**Work order**
The answer should be an exact copy of the data.

**Available data**
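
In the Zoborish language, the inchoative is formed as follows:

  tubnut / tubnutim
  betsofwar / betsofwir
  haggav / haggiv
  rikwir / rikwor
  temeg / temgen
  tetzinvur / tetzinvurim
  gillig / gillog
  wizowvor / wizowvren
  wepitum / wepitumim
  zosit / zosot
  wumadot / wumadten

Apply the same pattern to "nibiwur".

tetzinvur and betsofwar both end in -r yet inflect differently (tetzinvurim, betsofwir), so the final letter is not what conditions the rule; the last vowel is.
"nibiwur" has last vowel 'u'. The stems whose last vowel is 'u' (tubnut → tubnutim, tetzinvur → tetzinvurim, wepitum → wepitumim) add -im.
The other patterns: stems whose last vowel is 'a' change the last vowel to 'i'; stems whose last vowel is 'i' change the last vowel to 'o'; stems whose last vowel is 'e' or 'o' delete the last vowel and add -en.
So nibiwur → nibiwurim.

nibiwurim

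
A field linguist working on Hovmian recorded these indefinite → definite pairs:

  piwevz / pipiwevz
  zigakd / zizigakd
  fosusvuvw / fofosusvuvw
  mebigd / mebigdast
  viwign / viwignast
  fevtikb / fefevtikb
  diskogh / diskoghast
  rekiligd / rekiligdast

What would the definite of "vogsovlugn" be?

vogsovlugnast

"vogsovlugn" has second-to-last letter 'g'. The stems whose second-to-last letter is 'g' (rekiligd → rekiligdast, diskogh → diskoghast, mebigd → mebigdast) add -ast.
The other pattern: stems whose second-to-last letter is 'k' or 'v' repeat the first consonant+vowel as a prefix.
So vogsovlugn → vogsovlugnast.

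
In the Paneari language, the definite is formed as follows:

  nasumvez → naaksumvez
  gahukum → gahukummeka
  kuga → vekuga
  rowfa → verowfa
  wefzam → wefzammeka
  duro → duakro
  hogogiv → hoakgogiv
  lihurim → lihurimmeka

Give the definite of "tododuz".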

**Response to the exercise**
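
In the Zoborish language, the inchoative is formed as follows:

  tubnut / tubnutim
  betsofwar / betsofwir
  haggav / haggiv
  rikwir / rikwor
  temeg / temgen
  tetzinvur / tetzinvurim
  gillig / gillog
  wizowvor / wizowvren
  wepitum / wepitumim
  zosit / zosot
  wumadot / wumadten

Apply the same pattern to "nibiwur".

tetzinvur and betsofwar both end in -r yet inflect differently (tetzinvurim, betsofwir), so the final letter is not what conditions the rule; the last vowel is.
"nibiwur" has last vowel 'u'. The stems whose last vowel is 'u' (tubnut → tubnutim, tetzinvur → tetzinvurim, wepitum → wepitumim) add -im.
The other patterns: stems whose last vowel is 'a' change the last vowel to 'i'; stems whose last vowel is 'i' change the last vowel to 'o'; stems whose last vowel is 'e' or 'o' delete the last vowel and add -en.
So nibiwur → nibiwurim.

nibiwurim

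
A field linguist working on Hovmian recorded these indefinite → definite pairs:

  piwevz / pipiwevz
  zigakd / zizigakd
  fosusvuvw / fofosusvuvw
  mebigd / mebigdast
  viwign / viwignast
  fevtikb / fefevtikb
  diskogh / diskoghast
  rekiligd / rekiligdast

What would the definite of "vogsovlugn" be?

vogsovlugnast

"vogsovlugn" has second-to-last letter 'g'. The stems whose second-to-last letter is 'g' (rekiligd → rekiligdast, diskogh → diskoghast, mebigd → mebigdast) add -ast.
The other pattern: stems whose second-to-last letter is 'k' or 'v' repeat the first consonant+vowel as a prefix.
So vogsovlugn → vogsovlugnast.

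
In the Paneari language, the definite is formed as follows:

  nasumvez → naaksumvez
  gahukum → gahukummeka
  kuga → vekuga
  rowfa → verowfa
  wefzam → wefzammeka
  duro → duakro
  hogogiv → hoakgogiv
  lihurim → lihurimmeka

Give the definite of "tododuz".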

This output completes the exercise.